* YOUR TASK
Set down exactly, from the records below, the line with "(0.4417 pt) *" through the line with "(48.02 mach) *", and nothing else.

*** EXTRACTED INFORMATION

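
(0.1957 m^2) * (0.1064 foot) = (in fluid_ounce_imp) 223.4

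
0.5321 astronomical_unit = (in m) 7.96e+10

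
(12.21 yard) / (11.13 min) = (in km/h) 0.06019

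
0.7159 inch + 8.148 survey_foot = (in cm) 250.2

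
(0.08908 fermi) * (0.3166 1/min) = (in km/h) 1.692e-18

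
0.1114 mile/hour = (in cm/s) 4.98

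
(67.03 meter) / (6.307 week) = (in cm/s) 0.001757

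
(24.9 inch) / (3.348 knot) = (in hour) 0.000102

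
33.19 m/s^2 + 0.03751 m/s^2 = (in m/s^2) 33.23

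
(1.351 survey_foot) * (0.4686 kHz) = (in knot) 375.1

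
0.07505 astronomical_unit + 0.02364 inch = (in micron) 1.123e+16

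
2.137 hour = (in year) 0.0002439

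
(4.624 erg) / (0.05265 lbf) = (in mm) 0.001974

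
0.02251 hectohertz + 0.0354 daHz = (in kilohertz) 0.002605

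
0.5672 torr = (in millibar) 0.7562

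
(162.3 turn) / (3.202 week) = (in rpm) 0.005028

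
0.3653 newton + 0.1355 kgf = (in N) 1.694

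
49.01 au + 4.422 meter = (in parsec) 0.0002376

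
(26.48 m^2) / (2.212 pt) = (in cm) 3.393e+06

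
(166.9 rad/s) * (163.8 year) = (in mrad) 8.621e+14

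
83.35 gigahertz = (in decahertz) 8.335e+09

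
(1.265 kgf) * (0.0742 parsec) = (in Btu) 2.692e+13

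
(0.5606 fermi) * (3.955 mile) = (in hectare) 3.568e-16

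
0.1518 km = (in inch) 5976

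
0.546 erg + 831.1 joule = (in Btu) 0.7877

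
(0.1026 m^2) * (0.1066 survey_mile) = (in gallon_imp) 3872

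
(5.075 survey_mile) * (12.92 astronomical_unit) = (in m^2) 1.579e+16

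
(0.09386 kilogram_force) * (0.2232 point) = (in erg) 724.8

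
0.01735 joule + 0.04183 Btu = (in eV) 2.756e+20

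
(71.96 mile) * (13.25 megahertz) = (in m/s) 1.534e+12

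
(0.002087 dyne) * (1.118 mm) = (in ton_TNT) 5.577e-21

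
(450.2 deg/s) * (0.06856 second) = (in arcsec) 1.111e+05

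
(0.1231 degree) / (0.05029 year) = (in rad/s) 1.355e-09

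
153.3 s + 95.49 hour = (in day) 3.981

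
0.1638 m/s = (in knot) 0.3184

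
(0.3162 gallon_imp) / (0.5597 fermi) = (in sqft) 2.764e+13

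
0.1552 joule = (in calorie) 0.03709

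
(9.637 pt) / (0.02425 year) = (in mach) 1.306e-11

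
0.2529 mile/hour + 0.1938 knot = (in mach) 0.0006248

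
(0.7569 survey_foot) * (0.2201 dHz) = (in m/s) 0.005078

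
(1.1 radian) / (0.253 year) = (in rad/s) 1.379e-07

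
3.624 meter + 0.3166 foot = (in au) 2.487e-11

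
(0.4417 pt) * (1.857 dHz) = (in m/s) 2.894e-05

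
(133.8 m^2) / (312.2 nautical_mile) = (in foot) 0.0007592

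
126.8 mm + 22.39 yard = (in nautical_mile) 0.01112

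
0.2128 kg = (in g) 212.8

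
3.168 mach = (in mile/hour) 2413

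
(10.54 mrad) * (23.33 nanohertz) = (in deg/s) 1.409e-08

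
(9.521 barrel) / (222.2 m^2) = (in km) 6.812e-06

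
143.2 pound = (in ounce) 2291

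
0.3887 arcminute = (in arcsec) 23.32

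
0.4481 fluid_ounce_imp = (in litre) 0.01273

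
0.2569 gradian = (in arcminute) 13.87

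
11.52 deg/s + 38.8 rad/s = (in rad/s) 39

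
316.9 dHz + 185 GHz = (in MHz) 1.85e+05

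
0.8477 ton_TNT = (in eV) 2.214e+28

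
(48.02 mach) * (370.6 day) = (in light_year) 5.534e-05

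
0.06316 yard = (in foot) 0.1895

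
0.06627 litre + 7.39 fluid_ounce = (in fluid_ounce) 9.631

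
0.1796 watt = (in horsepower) 0.0002408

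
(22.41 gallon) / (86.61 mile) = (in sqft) 6.551e-06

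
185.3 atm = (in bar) 187.8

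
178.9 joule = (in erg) 1.789e+09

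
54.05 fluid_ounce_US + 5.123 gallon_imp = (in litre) 24.89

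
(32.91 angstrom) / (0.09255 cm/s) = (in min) 5.927e-08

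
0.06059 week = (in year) 0.001162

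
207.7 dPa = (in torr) 0.1558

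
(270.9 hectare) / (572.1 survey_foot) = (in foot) 5.097e+04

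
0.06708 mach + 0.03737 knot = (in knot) 44.44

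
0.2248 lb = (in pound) 0.2248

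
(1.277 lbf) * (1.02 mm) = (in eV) 3.616e+16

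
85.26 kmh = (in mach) 0.06955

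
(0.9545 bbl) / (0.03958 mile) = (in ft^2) 0.02564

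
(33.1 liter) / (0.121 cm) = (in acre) 0.00676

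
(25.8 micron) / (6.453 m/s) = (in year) 1.268e-13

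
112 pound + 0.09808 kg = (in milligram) 5.09e+07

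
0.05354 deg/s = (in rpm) 0.008923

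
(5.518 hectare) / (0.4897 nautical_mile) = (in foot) 199.6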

******

* ANSWER AREA
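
(0.4417 pt) * (1.857 dHz) = (in m/s) 2.894e-05

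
(133.8 m^2) / (312.2 nautical_mile) = (in foot) 0.0007592

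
126.8 mm + 22.39 yard = (in nautical_mile) 0.01112

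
0.2128 kg = (in g) 212.8

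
3.168 mach = (in mile/hour) 2413

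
(10.54 mrad) * (23.33 nanohertz) = (in deg/s) 1.409e-08

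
(9.521 barrel) / (222.2 m^2) = (in km) 6.812e-06

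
143.2 pound = (in ounce) 2291

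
0.3887 arcminute = (in arcsec) 23.32

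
0.4481 fluid_ounce_imp = (in litre) 0.01273

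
0.2569 gradian = (in arcminute) 13.87

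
11.52 deg/s + 38.8 rad/s = (in rad/s) 39

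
316.9 dHz + 185 GHz = (in MHz) 1.85e+05

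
0.8477 ton_TNT = (in eV) 2.214e+28

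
(48.02 mach) * (370.6 day) = (in light_year) 5.534e-05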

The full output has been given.